WHAT THIS TASK INVOLVES:
Using the records below, repeat exactly the lines from the one holding "Per-unit cost to ship" through the one holding "Demand (units): York", both ends included, and no others.

──────────────────────────────

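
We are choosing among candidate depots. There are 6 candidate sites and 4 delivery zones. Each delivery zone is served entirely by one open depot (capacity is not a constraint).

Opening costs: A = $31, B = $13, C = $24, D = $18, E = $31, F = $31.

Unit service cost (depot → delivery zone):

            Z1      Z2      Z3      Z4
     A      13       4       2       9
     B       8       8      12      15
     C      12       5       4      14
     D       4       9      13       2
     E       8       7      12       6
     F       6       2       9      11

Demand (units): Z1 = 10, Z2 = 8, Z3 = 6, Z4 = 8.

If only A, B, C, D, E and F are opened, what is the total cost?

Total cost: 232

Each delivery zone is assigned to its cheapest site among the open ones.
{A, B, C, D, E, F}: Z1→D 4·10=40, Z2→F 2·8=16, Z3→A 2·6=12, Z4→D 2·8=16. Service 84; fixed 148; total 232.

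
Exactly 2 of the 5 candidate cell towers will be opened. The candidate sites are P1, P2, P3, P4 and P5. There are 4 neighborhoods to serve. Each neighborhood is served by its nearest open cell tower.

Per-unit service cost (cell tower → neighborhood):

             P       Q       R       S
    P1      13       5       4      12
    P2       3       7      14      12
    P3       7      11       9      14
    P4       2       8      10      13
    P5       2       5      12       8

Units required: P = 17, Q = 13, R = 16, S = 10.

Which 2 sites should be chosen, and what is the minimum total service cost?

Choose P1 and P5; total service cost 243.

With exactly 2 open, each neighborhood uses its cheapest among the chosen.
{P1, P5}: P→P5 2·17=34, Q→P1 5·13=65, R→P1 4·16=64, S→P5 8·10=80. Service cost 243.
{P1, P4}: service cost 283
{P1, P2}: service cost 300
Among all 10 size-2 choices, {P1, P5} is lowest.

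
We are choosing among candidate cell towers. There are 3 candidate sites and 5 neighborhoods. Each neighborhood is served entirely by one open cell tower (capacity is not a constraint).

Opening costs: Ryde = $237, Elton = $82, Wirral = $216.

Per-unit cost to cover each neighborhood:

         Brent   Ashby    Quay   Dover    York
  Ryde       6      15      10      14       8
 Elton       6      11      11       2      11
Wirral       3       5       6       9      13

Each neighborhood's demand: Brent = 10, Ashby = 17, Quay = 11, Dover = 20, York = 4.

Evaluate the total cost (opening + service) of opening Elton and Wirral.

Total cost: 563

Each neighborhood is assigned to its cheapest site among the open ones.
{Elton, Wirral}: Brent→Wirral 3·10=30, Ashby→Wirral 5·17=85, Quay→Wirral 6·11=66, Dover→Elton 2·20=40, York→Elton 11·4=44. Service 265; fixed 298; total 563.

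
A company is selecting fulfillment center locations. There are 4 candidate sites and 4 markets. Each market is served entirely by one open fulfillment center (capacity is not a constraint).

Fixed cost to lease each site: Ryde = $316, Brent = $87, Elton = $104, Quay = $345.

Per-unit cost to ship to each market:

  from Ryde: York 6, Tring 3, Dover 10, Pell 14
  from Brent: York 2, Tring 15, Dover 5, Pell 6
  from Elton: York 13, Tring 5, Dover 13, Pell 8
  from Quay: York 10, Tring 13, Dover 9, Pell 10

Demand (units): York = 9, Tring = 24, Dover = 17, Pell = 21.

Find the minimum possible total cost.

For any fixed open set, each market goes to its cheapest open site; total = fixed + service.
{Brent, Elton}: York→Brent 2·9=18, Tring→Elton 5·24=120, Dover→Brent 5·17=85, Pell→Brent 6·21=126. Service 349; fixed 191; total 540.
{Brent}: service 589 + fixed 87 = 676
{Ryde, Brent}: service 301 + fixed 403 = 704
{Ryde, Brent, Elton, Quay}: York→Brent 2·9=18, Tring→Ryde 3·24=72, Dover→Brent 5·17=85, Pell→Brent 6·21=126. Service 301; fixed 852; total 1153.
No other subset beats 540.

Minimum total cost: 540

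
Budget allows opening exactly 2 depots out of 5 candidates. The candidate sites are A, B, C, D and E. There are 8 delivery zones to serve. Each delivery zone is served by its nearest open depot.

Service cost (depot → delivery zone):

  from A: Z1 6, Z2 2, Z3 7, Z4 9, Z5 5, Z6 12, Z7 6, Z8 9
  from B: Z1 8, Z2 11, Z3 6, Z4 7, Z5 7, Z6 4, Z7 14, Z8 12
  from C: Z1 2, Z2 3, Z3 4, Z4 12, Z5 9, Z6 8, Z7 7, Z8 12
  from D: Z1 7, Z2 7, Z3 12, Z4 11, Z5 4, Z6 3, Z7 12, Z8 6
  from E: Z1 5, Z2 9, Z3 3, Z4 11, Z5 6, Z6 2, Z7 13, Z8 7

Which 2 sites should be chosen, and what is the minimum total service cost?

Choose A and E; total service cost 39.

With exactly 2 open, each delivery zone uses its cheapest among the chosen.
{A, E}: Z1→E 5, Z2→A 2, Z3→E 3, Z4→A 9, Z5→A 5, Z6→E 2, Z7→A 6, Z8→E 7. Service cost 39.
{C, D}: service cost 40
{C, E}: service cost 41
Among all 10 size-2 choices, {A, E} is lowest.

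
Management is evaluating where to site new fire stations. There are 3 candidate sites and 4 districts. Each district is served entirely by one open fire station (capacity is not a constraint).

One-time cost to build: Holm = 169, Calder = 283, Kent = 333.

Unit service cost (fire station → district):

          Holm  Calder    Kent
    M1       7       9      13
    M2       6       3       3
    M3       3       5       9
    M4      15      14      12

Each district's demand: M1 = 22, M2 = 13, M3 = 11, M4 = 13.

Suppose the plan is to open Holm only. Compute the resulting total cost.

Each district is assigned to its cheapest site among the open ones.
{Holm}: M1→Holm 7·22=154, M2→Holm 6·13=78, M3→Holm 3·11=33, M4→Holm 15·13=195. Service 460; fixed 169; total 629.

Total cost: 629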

──────────────────────────────

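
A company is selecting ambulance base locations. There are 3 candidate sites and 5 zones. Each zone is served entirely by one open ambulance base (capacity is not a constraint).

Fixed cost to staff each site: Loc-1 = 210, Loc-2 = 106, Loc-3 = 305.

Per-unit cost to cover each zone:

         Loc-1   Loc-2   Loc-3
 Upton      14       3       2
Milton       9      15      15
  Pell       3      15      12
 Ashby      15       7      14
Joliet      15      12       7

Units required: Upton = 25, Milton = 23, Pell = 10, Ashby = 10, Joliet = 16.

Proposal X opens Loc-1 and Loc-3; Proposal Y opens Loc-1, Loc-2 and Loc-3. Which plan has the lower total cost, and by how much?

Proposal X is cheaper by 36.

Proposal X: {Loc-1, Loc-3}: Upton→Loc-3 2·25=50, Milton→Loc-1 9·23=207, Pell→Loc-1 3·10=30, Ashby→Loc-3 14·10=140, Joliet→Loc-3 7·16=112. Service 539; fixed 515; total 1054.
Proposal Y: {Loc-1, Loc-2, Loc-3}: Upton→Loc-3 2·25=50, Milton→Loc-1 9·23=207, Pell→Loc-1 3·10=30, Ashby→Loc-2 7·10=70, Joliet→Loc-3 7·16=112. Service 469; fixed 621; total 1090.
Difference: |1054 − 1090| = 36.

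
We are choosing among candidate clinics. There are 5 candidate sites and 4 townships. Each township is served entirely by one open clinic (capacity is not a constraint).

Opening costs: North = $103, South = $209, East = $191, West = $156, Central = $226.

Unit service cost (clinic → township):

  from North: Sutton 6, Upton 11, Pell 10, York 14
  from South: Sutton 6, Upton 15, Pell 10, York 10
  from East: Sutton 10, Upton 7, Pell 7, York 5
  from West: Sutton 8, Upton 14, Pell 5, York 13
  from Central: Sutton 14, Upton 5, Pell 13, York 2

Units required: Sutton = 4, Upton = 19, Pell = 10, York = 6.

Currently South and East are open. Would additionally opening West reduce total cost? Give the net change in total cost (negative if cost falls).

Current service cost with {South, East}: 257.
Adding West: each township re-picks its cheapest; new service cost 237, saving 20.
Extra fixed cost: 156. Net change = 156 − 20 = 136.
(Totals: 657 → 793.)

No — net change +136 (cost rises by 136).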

──────────────────────────────

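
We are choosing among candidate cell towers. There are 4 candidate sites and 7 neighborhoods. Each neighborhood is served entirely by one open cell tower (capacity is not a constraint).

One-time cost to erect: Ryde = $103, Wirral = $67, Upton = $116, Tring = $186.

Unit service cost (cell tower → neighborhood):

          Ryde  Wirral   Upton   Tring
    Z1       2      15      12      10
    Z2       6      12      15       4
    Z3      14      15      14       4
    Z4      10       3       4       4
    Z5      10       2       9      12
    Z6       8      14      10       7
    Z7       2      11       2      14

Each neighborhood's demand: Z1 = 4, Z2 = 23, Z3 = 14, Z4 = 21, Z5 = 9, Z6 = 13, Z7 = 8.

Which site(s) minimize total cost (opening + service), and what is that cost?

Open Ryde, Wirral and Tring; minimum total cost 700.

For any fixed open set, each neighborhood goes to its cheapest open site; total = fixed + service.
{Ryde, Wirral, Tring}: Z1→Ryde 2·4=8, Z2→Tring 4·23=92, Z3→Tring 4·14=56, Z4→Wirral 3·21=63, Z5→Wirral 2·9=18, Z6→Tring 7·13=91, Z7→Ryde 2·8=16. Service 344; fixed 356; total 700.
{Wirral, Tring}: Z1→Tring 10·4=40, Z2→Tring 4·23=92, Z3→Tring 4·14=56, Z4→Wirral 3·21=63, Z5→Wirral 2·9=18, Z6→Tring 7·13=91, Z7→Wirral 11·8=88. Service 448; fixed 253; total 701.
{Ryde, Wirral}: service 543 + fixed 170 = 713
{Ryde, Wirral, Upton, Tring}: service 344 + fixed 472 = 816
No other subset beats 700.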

──────────────────────────────

FINISHED EXERCISE:
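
Per-unit cost to ship to each market:

  from Ryde: York 6, Tring 3, Dover 10, Pell 14
  from Brent: York 2, Tring 15, Dover 5, Pell 6
  from Elton: York 13, Tring 5, Dover 13, Pell 8
  from Quay: York 10, Tring 13, Dover 9, Pell 10

Demand (units): York = 9, Tring = 24, Dover = 17, Pell = 21.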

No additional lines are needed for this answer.